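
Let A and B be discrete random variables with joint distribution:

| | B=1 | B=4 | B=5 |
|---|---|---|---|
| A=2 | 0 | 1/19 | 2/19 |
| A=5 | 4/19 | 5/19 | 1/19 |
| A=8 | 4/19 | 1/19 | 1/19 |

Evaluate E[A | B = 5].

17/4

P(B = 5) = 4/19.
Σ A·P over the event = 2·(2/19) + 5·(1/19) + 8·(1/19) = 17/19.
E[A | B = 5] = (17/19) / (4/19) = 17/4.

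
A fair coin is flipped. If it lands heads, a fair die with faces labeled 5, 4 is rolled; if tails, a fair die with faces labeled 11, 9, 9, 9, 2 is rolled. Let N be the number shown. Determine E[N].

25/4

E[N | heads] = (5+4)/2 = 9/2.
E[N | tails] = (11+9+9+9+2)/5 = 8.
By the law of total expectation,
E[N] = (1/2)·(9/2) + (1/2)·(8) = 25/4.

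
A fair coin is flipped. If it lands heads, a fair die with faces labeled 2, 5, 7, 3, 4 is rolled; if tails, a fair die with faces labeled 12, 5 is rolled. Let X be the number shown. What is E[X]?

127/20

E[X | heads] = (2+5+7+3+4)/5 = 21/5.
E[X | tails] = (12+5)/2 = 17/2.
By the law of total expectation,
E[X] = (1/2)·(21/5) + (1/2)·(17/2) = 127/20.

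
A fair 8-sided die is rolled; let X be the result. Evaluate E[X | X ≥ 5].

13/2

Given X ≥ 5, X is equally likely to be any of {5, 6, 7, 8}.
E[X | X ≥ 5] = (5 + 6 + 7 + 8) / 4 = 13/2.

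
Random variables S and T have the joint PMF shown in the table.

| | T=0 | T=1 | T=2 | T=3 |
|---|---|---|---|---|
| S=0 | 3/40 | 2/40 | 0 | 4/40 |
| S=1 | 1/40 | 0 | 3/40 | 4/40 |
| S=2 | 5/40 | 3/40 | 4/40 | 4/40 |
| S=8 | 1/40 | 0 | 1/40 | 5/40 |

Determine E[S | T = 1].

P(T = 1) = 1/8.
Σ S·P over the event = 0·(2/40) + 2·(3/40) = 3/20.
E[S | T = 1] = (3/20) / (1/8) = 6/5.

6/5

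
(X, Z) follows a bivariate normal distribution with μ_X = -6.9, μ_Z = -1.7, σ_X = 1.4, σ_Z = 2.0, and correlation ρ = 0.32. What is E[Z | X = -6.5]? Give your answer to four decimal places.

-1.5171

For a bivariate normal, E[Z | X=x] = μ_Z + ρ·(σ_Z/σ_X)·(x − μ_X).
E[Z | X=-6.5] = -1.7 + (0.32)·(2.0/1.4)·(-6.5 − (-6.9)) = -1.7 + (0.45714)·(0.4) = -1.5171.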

--

**ABOUT THIS TASK**
Output the complete set of records word for word.

**ANSWER TO THIS TASK**
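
Let A and B be discrete random variables with joint distribution:

| | B=1 | B=4 | B=5 |
|---|---|---|---|
| A=2 | 0 | 1/19 | 2/19 |
| A=5 | 4/19 | 5/19 | 1/19 |
| A=8 | 4/19 | 1/19 | 1/19 |

Evaluate E[A | B = 5].

17/4

P(B = 5) = 4/19.
Σ A·P over the event = 2·(2/19) + 5·(1/19) + 8·(1/19) = 17/19.
E[A | B = 5] = (17/19) / (4/19) = 17/4.

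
A fair coin is flipped. If it lands heads, a fair die with faces labeled 5, 4 is rolled; if tails, a fair die with faces labeled 11, 9, 9, 9, 2 is rolled. Let N be the number shown. Determine E[N].

25/4

E[N | heads] = (5+4)/2 = 9/2.
E[N | tails] = (11+9+9+9+2)/5 = 8.
By the law of total expectation,
E[N] = (1/2)·(9/2) + (1/2)·(8) = 25/4.

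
A fair coin is flipped. If it lands heads, a fair die with faces labeled 2, 5, 7, 3, 4 is rolled; if tails, a fair die with faces labeled 12, 5 is rolled. Let X be the number shown. What is E[X]?

127/20

E[X | heads] = (2+5+7+3+4)/5 = 21/5.
E[X | tails] = (12+5)/2 = 17/2.
By the law of total expectation,
E[X] = (1/2)·(21/5) + (1/2)·(17/2) = 127/20.

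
A fair 8-sided die is rolled; let X be the result. Evaluate E[X | X ≥ 5].

13/2

Given X ≥ 5, X is equally likely to be any of {5, 6, 7, 8}.
E[X | X ≥ 5] = (5 + 6 + 7 + 8) / 4 = 13/2.

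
Random variables S and T have the joint PMF shown in the table.

| | T=0 | T=1 | T=2 | T=3 |
|---|---|---|---|---|
| S=0 | 3/40 | 2/40 | 0 | 4/40 |
| S=1 | 1/40 | 0 | 3/40 | 4/40 |
| S=2 | 5/40 | 3/40 | 4/40 | 4/40 |
| S=8 | 1/40 | 0 | 1/40 | 5/40 |

Determine E[S | T = 1].

P(T = 1) = 1/8.
Σ S·P over the event = 0·(2/40) + 2·(3/40) = 3/20.
E[S | T = 1] = (3/20) / (1/8) = 6/5.

6/5

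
(X, Z) follows a bivariate normal distribution with μ_X = -6.9, μ_Z = -1.7, σ_X = 1.4, σ_Z = 2.0, and correlation ρ = 0.32. What is E[Z | X = -6.5]? Give your answer to four decimal places.

-1.5171

For a bivariate normal, E[Z | X=x] = μ_Z + ρ·(σ_Z/σ_X)·(x − μ_X).
E[Z | X=-6.5] = -1.7 + (0.32)·(2.0/1.4)·(-6.5 − (-6.9)) = -1.7 + (0.45714)·(0.4) = -1.5171.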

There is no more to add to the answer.